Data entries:
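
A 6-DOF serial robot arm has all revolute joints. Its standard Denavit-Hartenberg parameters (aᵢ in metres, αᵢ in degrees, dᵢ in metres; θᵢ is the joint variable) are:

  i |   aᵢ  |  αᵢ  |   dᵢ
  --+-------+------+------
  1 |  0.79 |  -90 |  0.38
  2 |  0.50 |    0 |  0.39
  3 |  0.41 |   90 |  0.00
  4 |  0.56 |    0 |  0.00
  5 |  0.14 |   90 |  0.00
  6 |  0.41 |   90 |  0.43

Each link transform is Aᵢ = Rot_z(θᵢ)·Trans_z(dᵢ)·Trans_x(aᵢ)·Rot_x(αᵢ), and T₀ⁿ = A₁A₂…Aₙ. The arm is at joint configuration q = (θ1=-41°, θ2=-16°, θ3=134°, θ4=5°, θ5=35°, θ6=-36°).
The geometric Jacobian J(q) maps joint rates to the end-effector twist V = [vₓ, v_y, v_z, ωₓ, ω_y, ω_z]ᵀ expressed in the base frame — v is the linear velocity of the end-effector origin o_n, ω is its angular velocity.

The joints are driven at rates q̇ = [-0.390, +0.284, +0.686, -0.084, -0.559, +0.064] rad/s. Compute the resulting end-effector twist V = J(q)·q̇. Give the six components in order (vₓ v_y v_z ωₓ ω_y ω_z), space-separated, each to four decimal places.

-1.1606 0.2595 0.7919 0.1612 1.0802 -0.1245

o_n = [0.5002, 0.1119, -0.7867]
J₁: ẑ×o_n = [-0.1119, 0.5002, 0.0000], ω = ẑ
J2: z=[0.6561, 0.7547, 0.0000] o=[0.5962, -0.5183, 0.3800] → [-0.8805, 0.7654, 0.4859, 0.6561, 0.7547, 0.0000]
J3: z=[0.6561, 0.7547, 0.0000] o=[1.2148, -0.5393, 0.5178] → [-0.9845, 0.8558, 0.9666, 0.6561, 0.7547, 0.0000]
J4: z=[0.6664, -0.5793, -0.4695] o=[1.0696, -0.4130, 0.1558] → [0.7924, 0.8954, 0.0200, 0.6664, -0.5793, -0.4695]
J5: z=[0.6664, -0.5793, -0.4695] o=[0.9039, -0.2043, -0.3368] → [0.4091, 0.4894, -0.0231, 0.6664, -0.5793, -0.4695]
J6: z=[-0.7303, -0.3802, -0.5675] o=[0.9250, -0.1034, -0.4315] → [0.2573, -0.0184, -0.3187, -0.7303, -0.3802, -0.5675]
V = J·q̇ = [-1.1606, 0.2595, 0.7919, 0.1612, 1.0802, -0.1245]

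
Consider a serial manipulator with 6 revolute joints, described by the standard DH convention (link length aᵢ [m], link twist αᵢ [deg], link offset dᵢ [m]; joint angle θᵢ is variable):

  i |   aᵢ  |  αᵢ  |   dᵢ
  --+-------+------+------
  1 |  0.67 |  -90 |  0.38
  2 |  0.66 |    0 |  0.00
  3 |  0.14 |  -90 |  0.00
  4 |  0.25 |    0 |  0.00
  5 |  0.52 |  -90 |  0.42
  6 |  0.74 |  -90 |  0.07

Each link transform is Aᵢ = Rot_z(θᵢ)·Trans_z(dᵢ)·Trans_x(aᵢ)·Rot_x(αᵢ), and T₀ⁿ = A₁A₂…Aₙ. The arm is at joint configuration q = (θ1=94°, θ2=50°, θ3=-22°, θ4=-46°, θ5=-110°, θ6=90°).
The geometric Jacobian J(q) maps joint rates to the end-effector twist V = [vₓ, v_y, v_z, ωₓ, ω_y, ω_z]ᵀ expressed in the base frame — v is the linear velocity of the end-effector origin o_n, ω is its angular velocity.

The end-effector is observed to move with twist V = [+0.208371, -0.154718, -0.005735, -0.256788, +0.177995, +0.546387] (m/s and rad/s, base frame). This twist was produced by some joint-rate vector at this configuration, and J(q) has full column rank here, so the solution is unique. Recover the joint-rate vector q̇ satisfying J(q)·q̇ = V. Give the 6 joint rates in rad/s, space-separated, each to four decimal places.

o_n = [-0.5328, 1.0926, 0.2194]
J₁: ẑ×o_n = [-1.0926, -0.5328, 0.0000], ω = ẑ
J2: z=[-0.9976, -0.0698, 0.0000] o=[-0.0467, 0.6684, 0.3800] → [0.0112, -0.1603, -0.4571, -0.9976, -0.0698, 0.0000]
J3: z=[-0.9976, -0.0698, 0.0000] o=[-0.0763, 1.0916, -0.1256] → [-0.0241, 0.3441, -0.0329, -0.9976, -0.0698, 0.0000]
J4: z=[0.0327, -0.4683, -0.8829] o=[-0.0850, 1.2149, -0.1913] → [-0.3003, 0.3820, -0.2137, 0.0327, -0.4683, -0.8829]
J5: z=[0.0327, -0.4683, -0.8829] o=[-0.2750, 1.3553, -0.2728] → [-0.4624, 0.2115, -0.1293, 0.0327, -0.4683, -0.8829]
J6: z=[-0.9364, 0.2945, -0.1910] o=[-0.4430, 0.7254, -0.4207] → [0.2586, 0.6164, -0.3174, -0.9364, 0.2945, -0.1910]
q̇ = J⁺·V = [0.0410, 0.2080, 0.1810, 0.2930, -0.8310, -0.1590]

0.0410 0.2080 0.1810 0.2930 -0.8310 -0.1590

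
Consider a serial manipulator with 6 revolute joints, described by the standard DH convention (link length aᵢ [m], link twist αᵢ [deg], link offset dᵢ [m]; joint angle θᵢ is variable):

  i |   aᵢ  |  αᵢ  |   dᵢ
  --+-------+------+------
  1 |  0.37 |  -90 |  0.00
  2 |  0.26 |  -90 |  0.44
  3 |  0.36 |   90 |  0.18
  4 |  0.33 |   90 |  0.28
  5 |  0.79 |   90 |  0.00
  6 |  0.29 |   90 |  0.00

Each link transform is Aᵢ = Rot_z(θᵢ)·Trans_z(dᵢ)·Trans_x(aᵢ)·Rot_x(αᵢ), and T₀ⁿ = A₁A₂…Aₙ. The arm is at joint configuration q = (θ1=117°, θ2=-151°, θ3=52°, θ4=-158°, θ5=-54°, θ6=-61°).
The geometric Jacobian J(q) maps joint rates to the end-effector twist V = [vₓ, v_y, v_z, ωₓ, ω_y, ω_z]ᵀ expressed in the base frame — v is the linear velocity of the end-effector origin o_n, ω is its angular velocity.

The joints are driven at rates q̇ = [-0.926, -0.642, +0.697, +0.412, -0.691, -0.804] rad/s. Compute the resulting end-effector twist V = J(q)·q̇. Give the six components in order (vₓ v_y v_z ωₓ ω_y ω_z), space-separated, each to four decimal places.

o_n = [-0.5999, 0.2278, -0.4971]
J₁: ẑ×o_n = [-0.2278, -0.5999, 0.0000], ω = ẑ
J2: z=[-0.8910, -0.4540, 0.0000] o=[-0.1680, 0.3297, 0.0000] → [0.2257, -0.4429, -0.1053, -0.8910, -0.4540, 0.0000]
J3: z=[-0.2201, 0.4320, 0.8746] o=[-0.4568, -0.0727, 0.1261] → [-0.5320, -0.2623, -0.0043, -0.2201, 0.4320, 0.8746]
J4: z=[-0.2357, -0.8936, 0.3820] o=[-0.1556, -0.0389, 0.3909] → [0.6916, -0.3790, -0.4598, -0.2357, -0.8936, 0.3820]
J5: z=[-0.5587, 0.4462, 0.6991] o=[-0.4840, -0.3051, 0.2985] → [-0.7276, -0.5254, -0.2461, -0.5587, 0.4462, 0.6991]
J6: z=[0.7819, 0.5646, 0.2644] o=[-0.7027, 0.2434, -0.2264] → [-0.1487, 0.2388, -0.0702, 0.7819, 0.5646, 0.2644]
V = J·q̇ = [0.6026, 0.6719, 0.1016, 0.0790, -0.5379, -0.8547]

0.6026 0.6719 0.1016 0.0790 -0.5379 -0.8547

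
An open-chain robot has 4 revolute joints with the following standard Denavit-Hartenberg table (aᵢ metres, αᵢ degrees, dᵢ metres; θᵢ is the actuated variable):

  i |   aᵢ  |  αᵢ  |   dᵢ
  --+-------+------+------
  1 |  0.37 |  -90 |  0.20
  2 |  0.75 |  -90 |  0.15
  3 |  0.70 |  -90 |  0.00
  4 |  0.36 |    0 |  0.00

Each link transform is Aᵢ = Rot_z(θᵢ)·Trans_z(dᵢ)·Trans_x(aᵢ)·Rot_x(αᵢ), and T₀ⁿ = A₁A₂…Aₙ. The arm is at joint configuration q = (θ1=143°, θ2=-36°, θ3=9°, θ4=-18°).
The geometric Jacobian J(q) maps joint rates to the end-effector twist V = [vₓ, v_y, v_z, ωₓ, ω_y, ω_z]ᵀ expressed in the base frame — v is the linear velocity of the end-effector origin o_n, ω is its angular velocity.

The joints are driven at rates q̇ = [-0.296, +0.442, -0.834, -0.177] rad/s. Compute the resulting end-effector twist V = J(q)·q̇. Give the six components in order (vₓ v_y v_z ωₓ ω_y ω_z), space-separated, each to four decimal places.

-0.6227 0.0852 -0.6458 0.0024 -0.7742 0.3950

o_n = [-1.4896, 1.1389, 1.1560]
J₁: ẑ×o_n = [-1.1389, -1.4896, 0.0000], ω = ẑ
J2: z=[-0.6018, -0.7986, 0.0000] o=[-0.2955, 0.2227, 0.2000] → [-0.7635, 0.5753, -1.5051, -0.6018, -0.7986, 0.0000]
J3: z=[-0.4694, 0.3537, -0.8090] o=[-0.8703, 0.4680, 0.6408] → [0.7250, 0.7428, -0.0958, -0.4694, 0.3537, -0.8090]
J4: z=[0.6955, 0.7126, -0.0919] o=[-1.2512, 0.8921, 1.0472] → [0.1002, -0.0537, 0.3416, 0.6955, 0.7126, -0.0919]
V = J·q̇ = [-0.6227, 0.0852, -0.6458, 0.0024, -0.7742, 0.3950]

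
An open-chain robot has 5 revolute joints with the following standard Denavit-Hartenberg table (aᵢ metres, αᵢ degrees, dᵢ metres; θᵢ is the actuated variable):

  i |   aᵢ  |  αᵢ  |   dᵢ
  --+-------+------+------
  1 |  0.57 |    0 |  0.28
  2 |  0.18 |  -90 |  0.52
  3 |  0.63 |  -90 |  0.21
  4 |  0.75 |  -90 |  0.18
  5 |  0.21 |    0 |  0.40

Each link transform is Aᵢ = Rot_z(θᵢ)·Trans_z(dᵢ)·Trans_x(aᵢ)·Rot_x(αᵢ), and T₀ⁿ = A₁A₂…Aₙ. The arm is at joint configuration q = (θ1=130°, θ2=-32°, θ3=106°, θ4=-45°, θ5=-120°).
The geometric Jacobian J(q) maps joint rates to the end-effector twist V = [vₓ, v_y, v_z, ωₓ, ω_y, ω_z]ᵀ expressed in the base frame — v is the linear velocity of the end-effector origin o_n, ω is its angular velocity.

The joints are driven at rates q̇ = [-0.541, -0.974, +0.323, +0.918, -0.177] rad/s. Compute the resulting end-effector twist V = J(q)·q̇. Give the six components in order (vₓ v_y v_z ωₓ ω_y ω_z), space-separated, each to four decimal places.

o_n = [-0.6700, -0.1566, -0.4162]
J₁: ẑ×o_n = [0.1566, -0.6700, 0.0000], ω = ẑ
J2: z=[0.0000, 0.0000, 1.0000] o=[-0.3664, 0.4366, 0.2800] → [0.5932, -0.3036, 0.0000, 0.0000, 0.0000, 1.0000]
J3: z=[-0.9903, -0.1392, 0.0000] o=[-0.3914, 0.6149, 0.8000] → [0.1693, -1.2043, 0.7252, -0.9903, -0.1392, 0.0000]
J4: z=[0.1338, -0.9519, 0.2756] o=[-0.5752, 0.4137, 0.1944] → [0.7384, 0.0556, -0.1665, 0.1338, -0.9519, 0.2756]
J5: z=[0.7274, -0.0946, -0.6797] o=[-1.0560, 0.0238, -0.2658] → [-0.1084, -0.1529, -0.0947, 0.7274, -0.0946, -0.6797]
V = J·q̇ = [0.0892, 0.3473, 0.0981, -0.3258, -0.9021, -1.1417]

0.0892 0.3473 0.0981 -0.3258 -0.9021 -1.1417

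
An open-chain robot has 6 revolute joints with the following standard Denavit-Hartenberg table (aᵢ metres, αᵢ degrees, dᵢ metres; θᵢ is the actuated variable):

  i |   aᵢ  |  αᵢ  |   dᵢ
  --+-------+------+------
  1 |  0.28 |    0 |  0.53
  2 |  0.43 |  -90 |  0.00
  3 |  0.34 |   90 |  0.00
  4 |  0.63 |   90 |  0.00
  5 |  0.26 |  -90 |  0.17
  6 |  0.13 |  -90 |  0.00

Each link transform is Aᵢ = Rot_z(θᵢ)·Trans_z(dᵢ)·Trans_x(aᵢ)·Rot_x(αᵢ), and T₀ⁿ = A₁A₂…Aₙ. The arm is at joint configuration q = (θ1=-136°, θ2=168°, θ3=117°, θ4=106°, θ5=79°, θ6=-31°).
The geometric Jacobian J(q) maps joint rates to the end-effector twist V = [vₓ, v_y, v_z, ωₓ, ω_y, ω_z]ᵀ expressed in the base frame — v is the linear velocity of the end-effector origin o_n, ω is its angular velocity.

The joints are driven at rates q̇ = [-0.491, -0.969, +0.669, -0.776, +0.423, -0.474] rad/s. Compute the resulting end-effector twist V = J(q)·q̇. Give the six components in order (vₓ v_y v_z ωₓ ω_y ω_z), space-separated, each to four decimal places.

o_n = [-0.0971, 0.7421, 0.0307]
J₁: ẑ×o_n = [-0.7421, -0.0971, 0.0000], ω = ẑ
J2: z=[0.0000, 0.0000, 1.0000] o=[-0.2014, -0.1945, 0.5300] → [-0.9366, 0.1043, 0.0000, 0.0000, 0.0000, 1.0000]
J3: z=[-0.5299, 0.8480, 0.0000] o=[0.1632, 0.0334, 0.5300] → [-0.4234, -0.2646, -0.1548, -0.5299, 0.8480, 0.0000]
J4: z=[0.7556, 0.4722, -0.4540] o=[0.0323, -0.0484, 0.2271] → [0.2662, 0.2071, 0.6585, 0.7556, 0.4722, -0.4540]
J5: z=[-0.5162, 0.0025, -0.8565] o=[-0.2217, 0.5069, 0.3818] → [0.2006, -0.2879, -0.1217, -0.5162, 0.0025, -0.8565]
J6: z=[0.5400, -0.7752, -0.3277] o=[-0.1366, 0.6716, 0.1325] → [0.1020, 0.0420, 0.0687, 0.5400, -0.7752, -0.3277]
V = J·q̇ = [0.8186, -0.5329, -0.6986, -1.4152, 0.5695, -1.3147]

0.8186 -0.5329 -0.6986 -1.4152 0.5695 -1.3147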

> _Aim of the exercise_
Once you have read the records above, say how many of their lines contain the word "following", giving only that figure.

> _Expected answer_
3